[Opening Given data section]

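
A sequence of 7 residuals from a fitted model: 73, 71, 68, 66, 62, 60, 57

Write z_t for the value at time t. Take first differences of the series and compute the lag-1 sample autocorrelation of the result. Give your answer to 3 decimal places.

-0.733

First differences Δz: -2, -3, -2, -4, -2, -3
Mean of differences = -2.6667
Numerator Σ(Δz_t−Δz̄)(Δz_{t+1}−Δz̄) = -2.4444
Denominator Σ(Δz_t−Δz̄)² = 3.3333
r_1(Δz) = -2.4444 / 3.3333 = -0.733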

[Closing Given data section]

* _What is being asked_
The entire listing must be repeated without a single change.

* _Reply_
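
A sequence of 7 residuals from a fitted model: 73, 71, 68, 66, 62, 60, 57

Write z_t for the value at time t. Take first differences of the series and compute the lag-1 sample autocorrelation of the result. Give your answer to 3 decimal places.

-0.733

First differences Δz: -2, -3, -2, -4, -2, -3
Mean of differences = -2.6667
Numerator Σ(Δz_t−Δz̄)(Δz_{t+1}−Δz̄) = -2.4444
Denominator Σ(Δz_t−Δz̄)² = 3.3333
r_1(Δz) = -2.4444 / 3.3333 = -0.733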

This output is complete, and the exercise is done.